Stored items from a collection:
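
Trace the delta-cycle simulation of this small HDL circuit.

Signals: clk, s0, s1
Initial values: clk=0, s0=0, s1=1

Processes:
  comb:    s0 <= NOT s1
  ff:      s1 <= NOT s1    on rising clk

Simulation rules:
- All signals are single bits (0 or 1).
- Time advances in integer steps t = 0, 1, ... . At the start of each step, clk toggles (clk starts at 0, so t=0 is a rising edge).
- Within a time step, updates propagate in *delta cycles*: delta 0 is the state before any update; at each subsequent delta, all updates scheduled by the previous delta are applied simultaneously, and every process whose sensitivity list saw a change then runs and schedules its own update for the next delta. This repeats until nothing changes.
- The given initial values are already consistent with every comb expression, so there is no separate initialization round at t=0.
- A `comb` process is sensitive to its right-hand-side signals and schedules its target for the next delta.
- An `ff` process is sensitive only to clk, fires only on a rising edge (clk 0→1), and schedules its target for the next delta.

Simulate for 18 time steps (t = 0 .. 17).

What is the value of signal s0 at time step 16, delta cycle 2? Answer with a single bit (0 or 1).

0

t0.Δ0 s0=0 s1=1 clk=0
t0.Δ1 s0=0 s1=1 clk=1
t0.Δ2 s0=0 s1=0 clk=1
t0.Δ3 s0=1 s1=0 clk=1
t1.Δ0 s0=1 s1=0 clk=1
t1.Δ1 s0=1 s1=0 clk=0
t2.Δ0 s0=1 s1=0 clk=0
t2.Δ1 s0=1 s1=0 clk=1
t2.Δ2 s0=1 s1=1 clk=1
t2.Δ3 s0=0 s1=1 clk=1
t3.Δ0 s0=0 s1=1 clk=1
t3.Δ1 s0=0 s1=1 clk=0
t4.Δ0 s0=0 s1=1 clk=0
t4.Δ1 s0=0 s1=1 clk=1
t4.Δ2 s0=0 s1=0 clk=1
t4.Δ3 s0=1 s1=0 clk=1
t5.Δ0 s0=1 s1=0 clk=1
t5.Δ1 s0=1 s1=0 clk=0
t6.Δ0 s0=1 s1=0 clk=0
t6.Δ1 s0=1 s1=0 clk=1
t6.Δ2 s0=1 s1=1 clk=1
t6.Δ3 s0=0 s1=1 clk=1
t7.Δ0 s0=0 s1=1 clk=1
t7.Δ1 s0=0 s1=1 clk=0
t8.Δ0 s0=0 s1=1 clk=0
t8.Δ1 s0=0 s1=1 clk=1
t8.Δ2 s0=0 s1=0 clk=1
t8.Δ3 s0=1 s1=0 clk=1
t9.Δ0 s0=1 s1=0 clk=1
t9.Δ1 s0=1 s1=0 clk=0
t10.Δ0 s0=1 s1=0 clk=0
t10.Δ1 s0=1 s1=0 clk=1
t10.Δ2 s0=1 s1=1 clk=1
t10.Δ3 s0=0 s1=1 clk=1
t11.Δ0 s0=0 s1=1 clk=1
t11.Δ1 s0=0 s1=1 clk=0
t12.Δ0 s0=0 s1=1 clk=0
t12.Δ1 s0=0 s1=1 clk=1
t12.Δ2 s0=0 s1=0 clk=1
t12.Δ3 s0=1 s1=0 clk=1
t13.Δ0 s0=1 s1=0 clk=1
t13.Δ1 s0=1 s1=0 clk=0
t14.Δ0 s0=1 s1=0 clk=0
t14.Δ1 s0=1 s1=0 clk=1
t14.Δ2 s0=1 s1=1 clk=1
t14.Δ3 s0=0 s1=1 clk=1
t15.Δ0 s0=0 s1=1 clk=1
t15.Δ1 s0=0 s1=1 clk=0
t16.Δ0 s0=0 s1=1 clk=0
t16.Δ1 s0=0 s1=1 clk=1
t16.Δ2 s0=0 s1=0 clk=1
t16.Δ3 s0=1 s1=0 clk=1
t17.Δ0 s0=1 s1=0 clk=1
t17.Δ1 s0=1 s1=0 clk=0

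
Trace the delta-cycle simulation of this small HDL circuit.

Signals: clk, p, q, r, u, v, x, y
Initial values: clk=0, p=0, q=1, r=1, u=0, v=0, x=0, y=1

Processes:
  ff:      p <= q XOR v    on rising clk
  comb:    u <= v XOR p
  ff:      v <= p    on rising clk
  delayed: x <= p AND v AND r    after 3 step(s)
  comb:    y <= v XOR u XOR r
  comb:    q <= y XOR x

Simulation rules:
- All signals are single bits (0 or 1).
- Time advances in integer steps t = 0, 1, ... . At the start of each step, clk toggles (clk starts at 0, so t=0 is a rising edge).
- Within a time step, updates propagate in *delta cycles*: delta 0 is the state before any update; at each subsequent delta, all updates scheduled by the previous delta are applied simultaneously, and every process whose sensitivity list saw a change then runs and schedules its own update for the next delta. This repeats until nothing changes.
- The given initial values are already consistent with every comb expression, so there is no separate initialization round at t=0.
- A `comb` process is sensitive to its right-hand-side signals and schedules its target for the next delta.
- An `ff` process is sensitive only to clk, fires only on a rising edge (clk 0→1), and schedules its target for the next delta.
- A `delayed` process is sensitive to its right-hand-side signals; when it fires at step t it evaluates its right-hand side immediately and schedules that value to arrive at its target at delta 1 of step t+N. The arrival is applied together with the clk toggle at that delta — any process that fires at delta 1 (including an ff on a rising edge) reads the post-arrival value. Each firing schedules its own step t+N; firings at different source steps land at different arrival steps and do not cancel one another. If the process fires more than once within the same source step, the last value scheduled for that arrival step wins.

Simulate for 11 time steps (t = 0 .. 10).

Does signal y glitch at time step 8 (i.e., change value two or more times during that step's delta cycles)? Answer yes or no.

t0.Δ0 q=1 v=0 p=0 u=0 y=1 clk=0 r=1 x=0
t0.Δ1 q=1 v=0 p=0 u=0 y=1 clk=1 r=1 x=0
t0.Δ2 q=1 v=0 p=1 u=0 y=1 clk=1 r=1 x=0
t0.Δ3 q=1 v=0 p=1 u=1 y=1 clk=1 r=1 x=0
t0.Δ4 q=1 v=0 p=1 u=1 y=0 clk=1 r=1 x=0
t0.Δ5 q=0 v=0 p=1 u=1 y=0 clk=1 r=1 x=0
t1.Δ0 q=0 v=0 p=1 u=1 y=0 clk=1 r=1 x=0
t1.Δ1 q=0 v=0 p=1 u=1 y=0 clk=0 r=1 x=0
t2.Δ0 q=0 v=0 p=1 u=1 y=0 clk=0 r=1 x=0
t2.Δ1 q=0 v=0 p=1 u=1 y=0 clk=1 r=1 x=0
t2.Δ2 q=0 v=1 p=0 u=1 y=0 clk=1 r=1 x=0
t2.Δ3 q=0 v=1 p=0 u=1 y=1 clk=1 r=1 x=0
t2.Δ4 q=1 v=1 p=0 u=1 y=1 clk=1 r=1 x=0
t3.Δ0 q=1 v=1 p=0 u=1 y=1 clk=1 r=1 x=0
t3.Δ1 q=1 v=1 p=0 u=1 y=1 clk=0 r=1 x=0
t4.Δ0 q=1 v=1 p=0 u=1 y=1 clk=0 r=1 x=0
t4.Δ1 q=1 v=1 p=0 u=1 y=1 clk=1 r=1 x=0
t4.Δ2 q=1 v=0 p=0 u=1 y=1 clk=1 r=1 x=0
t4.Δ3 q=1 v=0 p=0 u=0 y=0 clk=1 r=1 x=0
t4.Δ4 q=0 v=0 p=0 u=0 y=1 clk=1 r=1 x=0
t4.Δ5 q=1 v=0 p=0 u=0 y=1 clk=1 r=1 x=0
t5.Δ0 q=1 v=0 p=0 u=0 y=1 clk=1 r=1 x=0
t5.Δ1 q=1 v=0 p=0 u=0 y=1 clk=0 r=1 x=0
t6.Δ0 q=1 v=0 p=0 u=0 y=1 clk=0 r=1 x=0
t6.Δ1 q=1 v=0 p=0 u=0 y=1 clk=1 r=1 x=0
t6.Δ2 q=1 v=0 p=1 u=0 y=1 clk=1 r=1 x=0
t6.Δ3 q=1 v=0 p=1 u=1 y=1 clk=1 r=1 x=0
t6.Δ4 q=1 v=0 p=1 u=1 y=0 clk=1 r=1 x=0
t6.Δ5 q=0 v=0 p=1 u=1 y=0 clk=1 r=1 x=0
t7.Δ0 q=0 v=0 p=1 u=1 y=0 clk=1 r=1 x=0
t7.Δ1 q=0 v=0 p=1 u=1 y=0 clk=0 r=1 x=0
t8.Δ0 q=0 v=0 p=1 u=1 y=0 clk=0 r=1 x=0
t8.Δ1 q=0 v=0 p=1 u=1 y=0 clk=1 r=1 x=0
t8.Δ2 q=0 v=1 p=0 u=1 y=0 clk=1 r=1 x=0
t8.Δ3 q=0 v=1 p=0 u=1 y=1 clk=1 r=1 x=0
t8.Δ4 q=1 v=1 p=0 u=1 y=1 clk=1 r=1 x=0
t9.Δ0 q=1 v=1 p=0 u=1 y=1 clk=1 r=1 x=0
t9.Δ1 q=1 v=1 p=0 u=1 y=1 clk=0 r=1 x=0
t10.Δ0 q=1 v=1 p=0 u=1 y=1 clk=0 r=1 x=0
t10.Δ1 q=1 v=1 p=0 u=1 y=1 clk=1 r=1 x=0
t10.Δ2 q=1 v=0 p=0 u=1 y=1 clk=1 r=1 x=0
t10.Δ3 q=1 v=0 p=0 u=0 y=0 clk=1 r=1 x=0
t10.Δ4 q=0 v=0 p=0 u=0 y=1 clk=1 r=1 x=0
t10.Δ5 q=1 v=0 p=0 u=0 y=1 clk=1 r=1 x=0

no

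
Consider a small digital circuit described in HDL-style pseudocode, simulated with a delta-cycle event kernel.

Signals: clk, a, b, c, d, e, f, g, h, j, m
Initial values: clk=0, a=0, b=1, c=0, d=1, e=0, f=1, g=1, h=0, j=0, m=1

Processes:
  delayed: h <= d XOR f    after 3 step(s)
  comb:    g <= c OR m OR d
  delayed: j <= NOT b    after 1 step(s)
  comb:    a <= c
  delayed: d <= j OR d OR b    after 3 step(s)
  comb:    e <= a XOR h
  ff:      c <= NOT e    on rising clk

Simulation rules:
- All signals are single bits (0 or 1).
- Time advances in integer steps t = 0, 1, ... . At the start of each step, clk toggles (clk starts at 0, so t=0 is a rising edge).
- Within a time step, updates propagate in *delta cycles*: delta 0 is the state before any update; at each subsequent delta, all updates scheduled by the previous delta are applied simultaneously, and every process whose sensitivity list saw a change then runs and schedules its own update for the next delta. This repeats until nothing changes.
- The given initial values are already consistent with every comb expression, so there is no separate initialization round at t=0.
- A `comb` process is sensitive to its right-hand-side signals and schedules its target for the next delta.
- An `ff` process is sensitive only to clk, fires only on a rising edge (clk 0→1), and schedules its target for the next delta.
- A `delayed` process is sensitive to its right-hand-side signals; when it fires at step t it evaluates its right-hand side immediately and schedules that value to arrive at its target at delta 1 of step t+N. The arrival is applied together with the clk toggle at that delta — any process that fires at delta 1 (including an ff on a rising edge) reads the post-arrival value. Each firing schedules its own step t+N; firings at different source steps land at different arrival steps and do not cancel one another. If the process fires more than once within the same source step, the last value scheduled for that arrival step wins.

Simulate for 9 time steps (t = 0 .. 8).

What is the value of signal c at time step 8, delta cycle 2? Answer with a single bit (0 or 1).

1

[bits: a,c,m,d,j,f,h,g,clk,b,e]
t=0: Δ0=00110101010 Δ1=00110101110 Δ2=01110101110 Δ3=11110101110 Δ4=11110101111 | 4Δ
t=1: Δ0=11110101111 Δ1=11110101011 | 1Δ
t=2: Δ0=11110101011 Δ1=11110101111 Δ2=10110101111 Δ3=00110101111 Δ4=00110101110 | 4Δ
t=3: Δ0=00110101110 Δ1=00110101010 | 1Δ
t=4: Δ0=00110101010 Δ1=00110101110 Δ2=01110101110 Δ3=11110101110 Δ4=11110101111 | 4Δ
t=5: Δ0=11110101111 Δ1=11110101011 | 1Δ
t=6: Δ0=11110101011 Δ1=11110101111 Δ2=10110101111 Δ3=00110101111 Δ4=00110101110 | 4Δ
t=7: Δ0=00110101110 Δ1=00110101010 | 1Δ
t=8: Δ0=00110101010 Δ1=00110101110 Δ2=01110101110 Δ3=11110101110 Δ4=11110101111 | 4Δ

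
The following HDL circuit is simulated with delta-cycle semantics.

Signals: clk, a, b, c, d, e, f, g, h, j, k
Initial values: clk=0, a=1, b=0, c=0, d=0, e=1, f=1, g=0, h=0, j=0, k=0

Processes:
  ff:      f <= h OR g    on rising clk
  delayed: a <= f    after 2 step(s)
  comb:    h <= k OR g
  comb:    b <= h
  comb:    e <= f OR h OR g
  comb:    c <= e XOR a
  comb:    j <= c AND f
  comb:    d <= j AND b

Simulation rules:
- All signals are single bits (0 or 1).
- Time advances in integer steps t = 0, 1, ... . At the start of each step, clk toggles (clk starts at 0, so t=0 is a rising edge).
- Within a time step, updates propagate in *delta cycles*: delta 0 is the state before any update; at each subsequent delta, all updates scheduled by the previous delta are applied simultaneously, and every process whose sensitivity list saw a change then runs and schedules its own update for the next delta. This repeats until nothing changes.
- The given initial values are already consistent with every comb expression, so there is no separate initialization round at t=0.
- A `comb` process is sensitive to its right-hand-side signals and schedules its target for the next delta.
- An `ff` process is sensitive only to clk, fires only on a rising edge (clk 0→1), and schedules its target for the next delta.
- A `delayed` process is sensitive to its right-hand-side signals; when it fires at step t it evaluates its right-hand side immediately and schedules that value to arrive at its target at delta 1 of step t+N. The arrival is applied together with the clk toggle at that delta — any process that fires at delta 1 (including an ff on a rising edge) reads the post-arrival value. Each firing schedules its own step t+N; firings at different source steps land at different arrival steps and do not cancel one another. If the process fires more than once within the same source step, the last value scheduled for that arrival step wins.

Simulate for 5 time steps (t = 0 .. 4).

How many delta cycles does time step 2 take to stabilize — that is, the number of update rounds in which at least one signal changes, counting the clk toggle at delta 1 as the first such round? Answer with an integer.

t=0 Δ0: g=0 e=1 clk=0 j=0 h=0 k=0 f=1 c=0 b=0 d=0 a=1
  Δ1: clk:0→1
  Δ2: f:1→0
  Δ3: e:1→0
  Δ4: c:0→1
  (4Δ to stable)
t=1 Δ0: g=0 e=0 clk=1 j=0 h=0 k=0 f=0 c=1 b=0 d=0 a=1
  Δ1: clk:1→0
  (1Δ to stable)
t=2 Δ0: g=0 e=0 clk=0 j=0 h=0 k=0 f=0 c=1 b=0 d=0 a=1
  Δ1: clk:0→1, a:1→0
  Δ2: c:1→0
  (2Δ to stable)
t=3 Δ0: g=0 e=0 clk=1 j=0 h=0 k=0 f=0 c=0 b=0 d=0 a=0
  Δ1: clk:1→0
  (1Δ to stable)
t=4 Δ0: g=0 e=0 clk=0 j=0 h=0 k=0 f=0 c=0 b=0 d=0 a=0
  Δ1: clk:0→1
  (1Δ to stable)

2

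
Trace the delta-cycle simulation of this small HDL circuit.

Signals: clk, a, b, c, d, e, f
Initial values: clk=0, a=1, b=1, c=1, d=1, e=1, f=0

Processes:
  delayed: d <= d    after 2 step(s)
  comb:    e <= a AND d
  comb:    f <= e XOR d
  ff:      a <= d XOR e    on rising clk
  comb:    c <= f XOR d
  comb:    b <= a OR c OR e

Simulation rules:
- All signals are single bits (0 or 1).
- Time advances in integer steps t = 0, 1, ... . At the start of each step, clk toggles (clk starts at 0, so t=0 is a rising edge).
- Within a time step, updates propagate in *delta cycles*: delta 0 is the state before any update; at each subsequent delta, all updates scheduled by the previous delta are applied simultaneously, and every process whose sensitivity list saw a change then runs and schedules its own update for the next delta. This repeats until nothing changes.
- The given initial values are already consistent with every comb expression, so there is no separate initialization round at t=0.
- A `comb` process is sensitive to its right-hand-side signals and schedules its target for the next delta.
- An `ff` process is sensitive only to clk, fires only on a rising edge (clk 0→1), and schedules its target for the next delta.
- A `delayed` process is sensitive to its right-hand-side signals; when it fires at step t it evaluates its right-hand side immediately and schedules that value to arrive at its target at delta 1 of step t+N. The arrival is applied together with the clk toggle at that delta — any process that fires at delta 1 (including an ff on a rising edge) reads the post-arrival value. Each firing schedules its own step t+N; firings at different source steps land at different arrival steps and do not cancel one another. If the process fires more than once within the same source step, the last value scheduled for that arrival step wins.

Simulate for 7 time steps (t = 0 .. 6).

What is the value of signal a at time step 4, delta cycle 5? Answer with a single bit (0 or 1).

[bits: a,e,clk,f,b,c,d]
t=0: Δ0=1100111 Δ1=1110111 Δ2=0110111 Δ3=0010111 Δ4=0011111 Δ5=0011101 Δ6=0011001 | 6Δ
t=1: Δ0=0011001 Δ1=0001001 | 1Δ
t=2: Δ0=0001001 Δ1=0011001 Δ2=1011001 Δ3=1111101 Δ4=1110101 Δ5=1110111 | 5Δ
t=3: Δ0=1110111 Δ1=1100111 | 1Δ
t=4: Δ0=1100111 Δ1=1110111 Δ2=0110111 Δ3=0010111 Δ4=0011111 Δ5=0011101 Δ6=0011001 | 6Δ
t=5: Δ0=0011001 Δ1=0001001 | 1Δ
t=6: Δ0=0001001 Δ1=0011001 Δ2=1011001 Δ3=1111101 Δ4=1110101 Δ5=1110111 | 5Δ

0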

Action item:
In the entries above, find each line containing the string "simulated" and copy it.

Response:
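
Consider a small digital circuit described in HDL-style pseudocode, simulated with a delta-cycle event kernel.
The following HDL circuit is simulated with delta-cycle semantics.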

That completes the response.